• YOUR INSTRUCTIONS: For the word "lighter", find each line in the entries where it occurs and copy that line.

Stored data entries:

'''

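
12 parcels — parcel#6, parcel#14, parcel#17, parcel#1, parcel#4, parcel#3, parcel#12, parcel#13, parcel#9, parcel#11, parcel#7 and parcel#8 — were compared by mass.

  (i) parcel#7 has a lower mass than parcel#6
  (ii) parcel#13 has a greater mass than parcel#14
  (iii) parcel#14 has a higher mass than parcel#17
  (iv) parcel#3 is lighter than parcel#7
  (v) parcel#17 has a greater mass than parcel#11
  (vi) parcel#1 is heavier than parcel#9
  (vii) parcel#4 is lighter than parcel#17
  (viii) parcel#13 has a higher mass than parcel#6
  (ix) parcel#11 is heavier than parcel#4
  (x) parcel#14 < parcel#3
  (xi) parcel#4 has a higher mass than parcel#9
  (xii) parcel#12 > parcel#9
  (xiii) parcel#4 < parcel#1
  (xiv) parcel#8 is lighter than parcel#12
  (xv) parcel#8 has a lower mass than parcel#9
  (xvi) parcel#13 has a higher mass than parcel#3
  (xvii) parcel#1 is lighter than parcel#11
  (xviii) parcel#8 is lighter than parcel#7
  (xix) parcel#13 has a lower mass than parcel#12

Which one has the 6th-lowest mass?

parcel#17

Piecing the relations together gives one ordering: parcel#8 < parcel#9 < parcel#4 < parcel#1 < parcel#11 < parcel#17 < parcel#14 < parcel#3 < parcel#7 < parcel#6 < parcel#13 < parcel#12.
The 6th smallest is parcel#17.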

'''

• RESULT OF THIS EXERCISE:
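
  (iv) parcel#3 is lighter than parcel#7
  (vii) parcel#4 is lighter than parcel#17
  (xiv) parcel#8 is lighter than parcel#12
  (xvii) parcel#1 is lighter than parcel#11
  (xviii) parcel#8 is lighter than parcel#7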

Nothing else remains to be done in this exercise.